Records to use:
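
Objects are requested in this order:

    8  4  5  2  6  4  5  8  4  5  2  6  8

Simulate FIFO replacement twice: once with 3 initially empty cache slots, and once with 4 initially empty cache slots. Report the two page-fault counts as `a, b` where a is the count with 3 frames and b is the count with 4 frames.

10, 11

3 frames: F F F F F F F F . . F F . → 10 faults.
4 frames: F F F F F . . F F F F F F → 11 faults.
11 > 10: adding a frame increased faults — Belady's anomaly.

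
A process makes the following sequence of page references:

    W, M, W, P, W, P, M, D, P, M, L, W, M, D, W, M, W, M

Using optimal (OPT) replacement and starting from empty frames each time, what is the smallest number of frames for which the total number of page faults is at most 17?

2

f=1: 18 faults
f=2: 10 faults
f=3: 6 faults
f=4: 5 faults
f=5: 5 faults
Smallest f with faults ≤ 17 is 2.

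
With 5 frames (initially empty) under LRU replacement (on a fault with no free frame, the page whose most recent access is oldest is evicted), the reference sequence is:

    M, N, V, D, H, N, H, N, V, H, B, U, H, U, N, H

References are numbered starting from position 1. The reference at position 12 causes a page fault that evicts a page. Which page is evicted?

pos 1: M: fault, frames (M)
pos 2: N: fault, frames (M N)
pos 3: V: fault, frames (M N V)
pos 4: D: fault, frames (M N V D)
pos 5: H: fault, frames (M N V D H)
pos 6: N: hit
pos 7: H: hit
pos 8: N: hit
pos 9: V: hit
pos 10: H: hit
pos 11: B: fault, evict M, frames (D N V H B)
pos 12: U: fault, evict D, frames (N V H B U)
At position 12, page D is evicted.

D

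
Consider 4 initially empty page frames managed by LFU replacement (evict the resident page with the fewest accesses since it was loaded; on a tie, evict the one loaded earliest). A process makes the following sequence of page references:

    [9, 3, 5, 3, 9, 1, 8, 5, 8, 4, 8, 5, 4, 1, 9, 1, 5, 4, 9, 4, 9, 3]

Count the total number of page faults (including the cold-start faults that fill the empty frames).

9 -> miss, frames {9}
3 -> miss, frames {9,3}
5 -> miss, frames {9,3,5}
3 -> hit
9 -> hit
1 -> miss, frames {9,3,5,1}
8 -> miss, evict 5, frames {9,3,1,8}
5 -> miss, evict 1, frames {9,3,8,5}
8 -> hit
4 -> miss, evict 5, frames {9,3,8,4}
8 -> hit
5 -> miss, evict 4, frames {9,3,8,5}
4 -> miss, evict 5, frames {9,3,8,4}
1 -> miss, evict 4, frames {9,3,8,1}
9 -> hit
1 -> hit
5 -> miss, evict 3, frames {9,8,1,5}
4 -> miss, evict 5, frames {9,8,1,4}
9 -> hit
4 -> hit
9 -> hit
3 -> miss, evict 1, frames {9,8,4,3}
Page faults: 13.

13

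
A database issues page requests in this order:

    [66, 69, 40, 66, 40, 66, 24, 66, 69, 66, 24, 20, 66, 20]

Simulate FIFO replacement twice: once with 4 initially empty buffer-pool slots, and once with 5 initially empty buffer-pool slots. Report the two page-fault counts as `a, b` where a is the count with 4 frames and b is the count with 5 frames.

6, 5

4 frames: F F F . . . F . . . . F F . → 6 faults.
5 frames: F F F . . . F . . . . F . . → 5 faults.
5 < 6: adding a frame reduced faults, as is typical.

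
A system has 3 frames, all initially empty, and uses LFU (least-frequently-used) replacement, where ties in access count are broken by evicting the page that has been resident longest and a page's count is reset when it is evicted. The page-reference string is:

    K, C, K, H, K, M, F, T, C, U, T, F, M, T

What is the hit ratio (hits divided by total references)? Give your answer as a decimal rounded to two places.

K -> fault, frames (K)
C -> fault, frames (K C)
K -> hit
H -> fault, frames (K C H)
K -> hit
M -> fault, evict C, frames (K H M)
F -> fault, evict H, frames (K M F)
T -> fault, evict M, frames (K F T)
C -> fault, evict F, frames (K T C)
U -> fault, evict T, frames (K C U)
T -> fault, evict C, frames (K U T)
F -> fault, evict U, frames (K T F)
M -> fault, evict T, frames (K F M)
T -> fault, evict F, frames (K M T)
Hits: 2 of 14 references → 2/14 = 0.1429.

0.14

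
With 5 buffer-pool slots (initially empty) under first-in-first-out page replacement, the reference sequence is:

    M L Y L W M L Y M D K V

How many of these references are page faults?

M: miss, frames {M}
L: miss, frames {M,L}
Y: miss, frames {M,L,Y}
L: hit
W: miss, frames {M,L,Y,W}
M: hit
L: hit
Y: hit
M: hit
D: miss, frames {M,L,Y,W,D}
K: miss, evict M, frames {L,Y,W,D,K}
V: miss, evict L, frames {Y,W,D,K,V}
Page faults: 7.

7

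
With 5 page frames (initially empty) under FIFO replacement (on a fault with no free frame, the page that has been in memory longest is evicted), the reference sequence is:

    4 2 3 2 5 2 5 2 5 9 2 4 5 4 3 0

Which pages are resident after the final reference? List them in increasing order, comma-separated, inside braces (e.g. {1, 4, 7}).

{0, 2, 3, 5, 9}

4 -> fault, frames {4}
2 -> fault, frames {4,2}
3 -> fault, frames {4,2,3}
2 -> hit
5 -> fault, frames {4,2,3,5}
2 -> hit
5 -> hit
2 -> hit
5 -> hit
9 -> fault, frames {4,2,3,5,9}
2 -> hit
4 -> hit
5 -> hit
4 -> hit
3 -> hit
0 -> fault, evict 4, frames {2,3,5,9,0}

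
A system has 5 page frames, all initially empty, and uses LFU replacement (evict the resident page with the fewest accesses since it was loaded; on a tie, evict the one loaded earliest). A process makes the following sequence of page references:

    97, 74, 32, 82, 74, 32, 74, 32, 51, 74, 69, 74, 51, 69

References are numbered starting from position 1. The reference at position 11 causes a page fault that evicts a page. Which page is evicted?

97

pos 1: 97 → fault, frames {97}
pos 2: 74 → fault, frames {97,74}
pos 3: 32 → fault, frames {97,74,32}
pos 4: 82 → fault, frames {97,74,32,82}
pos 5: 74 → hit
pos 6: 32 → hit
pos 7: 74 → hit
pos 8: 32 → hit
pos 9: 51 → fault, frames {97,74,32,82,51}
pos 10: 74 → hit
pos 11: 69 → fault, evict 97, frames {74,32,82,51,69}
At position 11, page 97 is evicted.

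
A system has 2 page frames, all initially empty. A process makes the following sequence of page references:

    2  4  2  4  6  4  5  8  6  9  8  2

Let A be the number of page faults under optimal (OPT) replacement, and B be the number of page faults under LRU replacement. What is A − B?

Under OPT: F F . . F . F F . F . F → 7 faults.
Under LRU: F F . . F . F F F F F F → 9 faults.
A − B = 7 − 9 = -2.

-2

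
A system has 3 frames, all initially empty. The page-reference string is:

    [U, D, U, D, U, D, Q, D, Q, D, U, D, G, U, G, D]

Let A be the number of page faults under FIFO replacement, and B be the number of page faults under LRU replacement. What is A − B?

Under FIFO: F F . . . . F . . . . . F F . F → 6 faults.
Under LRU: F F . . . . F . . . . . F . . . → 4 faults.
A − B = 6 − 4 = 2.

2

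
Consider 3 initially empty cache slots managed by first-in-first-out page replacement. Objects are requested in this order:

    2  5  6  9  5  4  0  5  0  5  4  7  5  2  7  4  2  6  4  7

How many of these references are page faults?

12

2: fault, frames [2]
5: fault, frames [2, 5]
6: fault, frames [2, 5, 6]
9: fault, evict 2, frames [5, 6, 9]
5: hit
4: fault, evict 5, frames [6, 9, 4]
0: fault, evict 6, frames [9, 4, 0]
5: fault, evict 9, frames [4, 0, 5]
0: hit
5: hit
4: hit
7: fault, evict 4, frames [0, 5, 7]
5: hit
2: fault, evict 0, frames [5, 7, 2]
7: hit
4: fault, evict 5, frames [7, 2, 4]
2: hit
6: fault, evict 7, frames [2, 4, 6]
4: hit
7: fault, evict 2, frames [4, 6, 7]
Page faults: 12.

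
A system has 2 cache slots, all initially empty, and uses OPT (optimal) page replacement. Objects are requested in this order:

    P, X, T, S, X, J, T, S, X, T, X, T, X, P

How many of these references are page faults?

P -> fault, frames [P]
X -> fault, frames [P, X]
T -> fault, evict P, frames [X, T]
S -> fault, evict T, frames [X, S]
X -> hit
J -> fault, evict X, frames [S, J]
T -> fault, evict J, frames [S, T]
S -> hit
X -> fault, evict S, frames [T, X]
T -> hit
X -> hit
T -> hit
X -> hit
P -> fault, evict X, frames [T, P]
Page faults: 8.

8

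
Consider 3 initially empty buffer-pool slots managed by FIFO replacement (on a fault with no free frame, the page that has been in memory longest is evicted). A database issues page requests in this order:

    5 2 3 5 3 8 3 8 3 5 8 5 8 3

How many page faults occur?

5 → miss, frames {5}
2 → miss, frames {5,2}
3 → miss, frames {5,2,3}
5 → hit
3 → hit
8 → miss, evict 5, frames {2,3,8}
3 → hit
8 → hit
3 → hit
5 → miss, evict 2, frames {3,8,5}
8 → hit
5 → hit
8 → hit
3 → hit
Page faults: 5.

5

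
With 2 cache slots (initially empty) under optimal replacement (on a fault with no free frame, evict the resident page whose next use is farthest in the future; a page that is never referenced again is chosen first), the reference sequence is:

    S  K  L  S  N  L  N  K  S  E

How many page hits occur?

S: fault, frames (S)
K: fault, frames (S K)
L: fault, evict K, frames (S L)
S: hit
N: fault, evict S, frames (L N)
L: hit
N: hit
K: fault, evict N, frames (L K)
S: fault, evict K, frames (L S)
E: fault, evict S, frames (L E)
Hits: 3.

3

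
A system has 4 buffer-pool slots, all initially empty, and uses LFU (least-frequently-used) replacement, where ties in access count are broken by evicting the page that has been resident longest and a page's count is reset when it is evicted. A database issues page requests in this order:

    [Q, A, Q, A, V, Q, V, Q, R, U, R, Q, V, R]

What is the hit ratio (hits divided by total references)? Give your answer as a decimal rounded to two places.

0.57

Q -> miss, frames (Q)
A -> miss, frames (Q A)
Q -> hit
A -> hit
V -> miss, frames (Q A V)
Q -> hit
V -> hit
Q -> hit
R -> miss, frames (Q A V R)
U -> miss, evict R, frames (Q A V U)
R -> miss, evict U, frames (Q A V R)
Q -> hit
V -> hit
R -> hit
Hits: 8 of 14 references → 8/14 = 0.5714.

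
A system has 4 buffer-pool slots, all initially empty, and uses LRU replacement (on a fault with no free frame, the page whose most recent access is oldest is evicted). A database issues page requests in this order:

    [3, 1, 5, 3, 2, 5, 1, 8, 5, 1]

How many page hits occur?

5

3: miss, frames {3}
1: miss, frames {3,1}
5: miss, frames {3,1,5}
3: hit
2: miss, frames {1,5,3,2}
5: hit
1: hit
8: miss, evict 3, frames {2,5,1,8}
5: hit
1: hit
Hits: 5.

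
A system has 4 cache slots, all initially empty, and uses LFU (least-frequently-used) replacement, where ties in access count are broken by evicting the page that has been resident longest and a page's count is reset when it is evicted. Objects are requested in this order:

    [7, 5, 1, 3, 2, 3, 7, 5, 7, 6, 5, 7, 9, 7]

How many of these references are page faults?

7: miss, frames {7}
5: miss, frames {7,5}
1: miss, frames {7,5,1}
3: miss, frames {7,5,1,3}
2: miss, evict 7, frames {5,1,3,2}
3: hit
7: miss, evict 5, frames {1,3,2,7}
5: miss, evict 1, frames {3,2,7,5}
7: hit
6: miss, evict 2, frames {3,7,5,6}
5: hit
7: hit
9: miss, evict 6, frames {3,7,5,9}
7: hit
Page faults: 9.

9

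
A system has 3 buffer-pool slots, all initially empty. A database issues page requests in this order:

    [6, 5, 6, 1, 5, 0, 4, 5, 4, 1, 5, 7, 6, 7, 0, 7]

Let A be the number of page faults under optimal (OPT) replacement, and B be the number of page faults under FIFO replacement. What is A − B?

Under OPT: F F . F . F F . . . . F F . F . → 8 faults.
Under FIFO: F F . F . F F F . F . F F . F . → 10 faults.
A − B = 8 − 10 = -2.

-2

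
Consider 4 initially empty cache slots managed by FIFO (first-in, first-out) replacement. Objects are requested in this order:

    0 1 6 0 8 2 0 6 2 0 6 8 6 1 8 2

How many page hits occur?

9

0: miss, frames {0}
1: miss, frames {0,1}
6: miss, frames {0,1,6}
0: hit
8: miss, frames {0,1,6,8}
2: miss, evict 0, frames {1,6,8,2}
0: miss, evict 1, frames {6,8,2,0}
6: hit
2: hit
0: hit
6: hit
8: hit
6: hit
1: miss, evict 6, frames {8,2,0,1}
8: hit
2: hit
Hits: 9.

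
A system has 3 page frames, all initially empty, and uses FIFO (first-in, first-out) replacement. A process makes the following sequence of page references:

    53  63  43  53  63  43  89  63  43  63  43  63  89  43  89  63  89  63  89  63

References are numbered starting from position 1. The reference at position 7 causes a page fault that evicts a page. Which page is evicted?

53

pos 1: 53 -> fault, frames {53}
pos 2: 63 -> fault, frames {53,63}
pos 3: 43 -> fault, frames {53,63,43}
pos 4: 53 -> hit
pos 5: 63 -> hit
pos 6: 43 -> hit
pos 7: 89 -> fault, evict 53, frames {63,43,89}
At position 7, page 53 is evicted.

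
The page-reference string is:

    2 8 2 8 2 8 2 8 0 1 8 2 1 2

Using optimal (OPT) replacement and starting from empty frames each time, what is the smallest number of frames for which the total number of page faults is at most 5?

f=1: 14 faults
f=2: 5 faults
f=3: 4 faults
f=4: 4 faults
Smallest f with faults ≤ 5 is 2.

2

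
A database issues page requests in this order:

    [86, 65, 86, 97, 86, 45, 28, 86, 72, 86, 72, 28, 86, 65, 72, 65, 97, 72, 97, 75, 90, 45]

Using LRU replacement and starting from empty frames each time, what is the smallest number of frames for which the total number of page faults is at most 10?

6

f=1: 22 faults
f=2: 16 faults
f=3: 12 faults
f=4: 11 faults
f=5: 11 faults
f=6: 9 faults
f=7: 9 faults
f=8: 8 faults
Smallest f with faults ≤ 10 is 6.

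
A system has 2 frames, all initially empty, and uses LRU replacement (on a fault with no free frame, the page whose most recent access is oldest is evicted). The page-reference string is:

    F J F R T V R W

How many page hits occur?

1

F -> fault, frames [F]
J -> fault, frames [F, J]
F -> hit
R -> fault, evict J, frames [F, R]
T -> fault, evict F, frames [R, T]
V -> fault, evict R, frames [T, V]
R -> fault, evict T, frames [V, R]
W -> fault, evict V, frames [R, W]
Hits: 1.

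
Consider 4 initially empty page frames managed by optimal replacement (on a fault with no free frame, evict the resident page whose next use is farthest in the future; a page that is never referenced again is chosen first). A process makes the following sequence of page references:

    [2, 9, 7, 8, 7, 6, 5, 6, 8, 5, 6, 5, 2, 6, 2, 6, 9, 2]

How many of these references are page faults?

2 -> fault, frames (2)
9 -> fault, frames (2 9)
7 -> fault, frames (2 9 7)
8 -> fault, frames (2 9 7 8)
7 -> hit
6 -> fault, evict 7, frames (2 9 8 6)
5 -> fault, evict 9, frames (2 8 6 5)
6 -> hit
8 -> hit
5 -> hit
6 -> hit
5 -> hit
2 -> hit
6 -> hit
2 -> hit
6 -> hit
9 -> fault, evict 5, frames (2 8 6 9)
2 -> hit
Page faults: 7.

7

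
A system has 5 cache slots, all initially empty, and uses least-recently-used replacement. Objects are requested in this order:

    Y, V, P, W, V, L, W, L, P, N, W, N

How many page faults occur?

6

Y → miss, frames {Y}
V → miss, frames {Y,V}
P → miss, frames {Y,V,P}
W → miss, frames {Y,V,P,W}
V → hit
L → miss, frames {Y,P,W,V,L}
W → hit
L → hit
P → hit
N → miss, evict Y, frames {V,W,L,P,N}
W → hit
N → hit
Page faults: 6.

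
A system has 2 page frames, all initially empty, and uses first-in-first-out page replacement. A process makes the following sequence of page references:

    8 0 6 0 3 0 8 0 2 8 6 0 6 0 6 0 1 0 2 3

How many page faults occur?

8: miss, frames (8)
0: miss, frames (8 0)
6: miss, evict 8, frames (0 6)
0: hit
3: miss, evict 0, frames (6 3)
0: miss, evict 6, frames (3 0)
8: miss, evict 3, frames (0 8)
0: hit
2: miss, evict 0, frames (8 2)
8: hit
6: miss, evict 8, frames (2 6)
0: miss, evict 2, frames (6 0)
6: hit
0: hit
6: hit
0: hit
1: miss, evict 6, frames (0 1)
0: hit
2: miss, evict 0, frames (1 2)
3: miss, evict 1, frames (2 3)
Page faults: 12.

12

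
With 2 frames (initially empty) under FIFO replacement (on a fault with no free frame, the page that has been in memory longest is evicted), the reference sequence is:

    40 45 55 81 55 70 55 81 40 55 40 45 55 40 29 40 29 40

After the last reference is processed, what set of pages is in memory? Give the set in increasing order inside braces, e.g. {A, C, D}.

{29, 40}

40 → miss, frames [40]
45 → miss, frames [40, 45]
55 → miss, evict 40, frames [45, 55]
81 → miss, evict 45, frames [55, 81]
55 → hit
70 → miss, evict 55, frames [81, 70]
55 → miss, evict 81, frames [70, 55]
81 → miss, evict 70, frames [55, 81]
40 → miss, evict 55, frames [81, 40]
55 → miss, evict 81, frames [40, 55]
40 → hit
45 → miss, evict 40, frames [55, 45]
55 → hit
40 → miss, evict 55, frames [45, 40]
29 → miss, evict 45, frames [40, 29]
40 → hit
29 → hit
40 → hit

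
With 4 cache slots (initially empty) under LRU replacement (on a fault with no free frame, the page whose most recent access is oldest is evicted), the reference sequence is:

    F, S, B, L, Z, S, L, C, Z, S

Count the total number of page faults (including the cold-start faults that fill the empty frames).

6

F: fault, frames (F)
S: fault, frames (F S)
B: fault, frames (F S B)
L: fault, frames (F S B L)
Z: fault, evict F, frames (S B L Z)
S: hit
L: hit
C: fault, evict B, frames (Z S L C)
Z: hit
S: hit
Page faults: 6.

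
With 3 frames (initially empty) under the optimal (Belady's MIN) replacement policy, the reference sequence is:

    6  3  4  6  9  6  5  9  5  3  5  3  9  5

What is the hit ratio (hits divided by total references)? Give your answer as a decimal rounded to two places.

0.64

6 -> miss, frames [6]
3 -> miss, frames [6, 3]
4 -> miss, frames [6, 3, 4]
6 -> hit
9 -> miss, evict 4, frames [6, 3, 9]
6 -> hit
5 -> miss, evict 6, frames [3, 9, 5]
9 -> hit
5 -> hit
3 -> hit
5 -> hit
3 -> hit
9 -> hit
5 -> hit
Hits: 9 of 14 references → 9/14 = 0.6429.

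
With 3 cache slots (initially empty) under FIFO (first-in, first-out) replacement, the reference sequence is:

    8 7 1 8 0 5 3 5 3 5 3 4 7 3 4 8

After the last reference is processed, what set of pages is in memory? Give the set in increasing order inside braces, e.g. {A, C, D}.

{4, 7, 8}

8 → fault, frames {8}
7 → fault, frames {8,7}
1 → fault, frames {8,7,1}
8 → hit
0 → fault, evict 8, frames {7,1,0}
5 → fault, evict 7, frames {1,0,5}
3 → fault, evict 1, frames {0,5,3}
5 → hit
3 → hit
5 → hit
3 → hit
4 → fault, evict 0, frames {5,3,4}
7 → fault, evict 5, frames {3,4,7}
3 → hit
4 → hit
8 → fault, evict 3, frames {4,7,8}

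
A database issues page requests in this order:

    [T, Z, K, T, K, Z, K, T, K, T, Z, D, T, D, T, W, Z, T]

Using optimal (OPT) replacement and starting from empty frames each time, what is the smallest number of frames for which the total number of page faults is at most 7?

f=1: 18 faults
f=2: 9 faults
f=3: 5 faults
f=4: 5 faults
f=5: 5 faults
Smallest f with faults ≤ 7 is 3.

3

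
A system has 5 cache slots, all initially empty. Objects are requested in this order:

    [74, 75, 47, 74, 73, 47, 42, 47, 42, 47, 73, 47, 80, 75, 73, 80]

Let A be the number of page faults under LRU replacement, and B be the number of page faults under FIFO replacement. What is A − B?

1

Under LRU: F F F . F . F . . . . . F F . . → 7 faults.
Under FIFO: F F F . F . F . . . . . F . . . → 6 faults.
A − B = 7 − 6 = 1.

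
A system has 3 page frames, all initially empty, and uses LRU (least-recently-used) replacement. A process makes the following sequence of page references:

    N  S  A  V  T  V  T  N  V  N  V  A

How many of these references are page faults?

7

N: miss, frames [N]
S: miss, frames [N, S]
A: miss, frames [N, S, A]
V: miss, evict N, frames [S, A, V]
T: miss, evict S, frames [A, V, T]
V: hit
T: hit
N: miss, evict A, frames [V, T, N]
V: hit
N: hit
V: hit
A: miss, evict T, frames [N, V, A]
Page faults: 7.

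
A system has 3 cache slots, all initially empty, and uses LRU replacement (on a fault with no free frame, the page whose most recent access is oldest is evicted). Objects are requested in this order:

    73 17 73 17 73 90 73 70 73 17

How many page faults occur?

73 -> miss, frames (73)
17 -> miss, frames (73 17)
73 -> hit
17 -> hit
73 -> hit
90 -> miss, frames (17 73 90)
73 -> hit
70 -> miss, evict 17, frames (90 73 70)
73 -> hit
17 -> miss, evict 90, frames (70 73 17)
Page faults: 5.

5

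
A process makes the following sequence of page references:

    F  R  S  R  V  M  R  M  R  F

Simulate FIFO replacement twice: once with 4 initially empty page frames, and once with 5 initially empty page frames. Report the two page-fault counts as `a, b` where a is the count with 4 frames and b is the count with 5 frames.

4 frames: F F F . F F . . . F → 6 faults.
5 frames: F F F . F F . . . . → 5 faults.
5 < 6: adding a frame reduced faults, as is typical.

6, 5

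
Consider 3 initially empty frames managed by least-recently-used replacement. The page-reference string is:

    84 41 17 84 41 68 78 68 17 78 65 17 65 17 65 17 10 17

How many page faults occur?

8

84 → fault, frames (84)
41 → fault, frames (84 41)
17 → fault, frames (84 41 17)
84 → hit
41 → hit
68 → fault, evict 17, frames (84 41 68)
78 → fault, evict 84, frames (41 68 78)
68 → hit
17 → fault, evict 41, frames (78 68 17)
78 → hit
65 → fault, evict 68, frames (17 78 65)
17 → hit
65 → hit
17 → hit
65 → hit
17 → hit
10 → fault, evict 78, frames (65 17 10)
17 → hit
Page faults: 8.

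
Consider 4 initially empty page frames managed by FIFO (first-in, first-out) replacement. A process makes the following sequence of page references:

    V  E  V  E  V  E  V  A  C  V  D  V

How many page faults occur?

V: miss, frames (V)
E: miss, frames (V E)
V: hit
E: hit
V: hit
E: hit
V: hit
A: miss, frames (V E A)
C: miss, frames (V E A C)
V: hit
D: miss, evict V, frames (E A C D)
V: miss, evict E, frames (A C D V)
Page faults: 6.

6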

Work item: Beginning of the records through the line with "4, 9, 4, 9, 3]": return that span exactly and stop there.

Output of the exercise:
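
Objects are requested in this order:

    8  4  5  2  6  4  5  8  4  5  2  6  8

Simulate FIFO replacement twice: once with 3 initially empty cache slots, and once with 4 initially empty cache slots. Report the two page-fault counts as `a, b` where a is the count with 3 frames and b is the count with 4 frames.

10, 11

3 frames: F F F F F F F F . . F F . → 10 faults.
4 frames: F F F F F . . F F F F F F → 11 faults.
11 > 10: adding a frame increased faults — Belady's anomaly.

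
A process makes the following sequence of page references:

    W, M, W, P, W, P, M, D, P, M, L, W, M, D, W, M, W, M

Using optimal (OPT) replacement and starting from empty frames each time, what is the smallest number of frames for which the total number of page faults is at most 17?

2

f=1: 18 faults
f=2: 10 faults
f=3: 6 faults
f=4: 5 faults
f=5: 5 faults
Smallest f with faults ≤ 17 is 2.

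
With 5 frames (initially empty) under LRU replacement (on a fault with no free frame, the page whose most recent access is oldest is evicted), the reference sequence is:

    M, N, V, D, H, N, H, N, V, H, B, U, H, U, N, H

References are numbered starting from position 1. The reference at position 12 causes a page fault that evicts a page. Which page is evicted?

pos 1: M: fault, frames (M)
pos 2: N: fault, frames (M N)
pos 3: V: fault, frames (M N V)
pos 4: D: fault, frames (M N V D)
pos 5: H: fault, frames (M N V D H)
pos 6: N: hit
pos 7: H: hit
pos 8: N: hit
pos 9: V: hit
pos 10: H: hit
pos 11: B: fault, evict M, frames (D N V H B)
pos 12: U: fault, evict D, frames (N V H B U)
At position 12, page D is evicted.

D

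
Consider 4 initially empty page frames managed by LFU replacement (evict the resident page with the fewest accesses since it was loaded; on a tie, evict the one loaded earliest). A process makes the following sequence of page references:

    [9, 3, 5, 3, 9, 1, 8, 5, 8, 4, 8, 5, 4, 1, 9, 1, 5, 4, 9, 4, 9, 3]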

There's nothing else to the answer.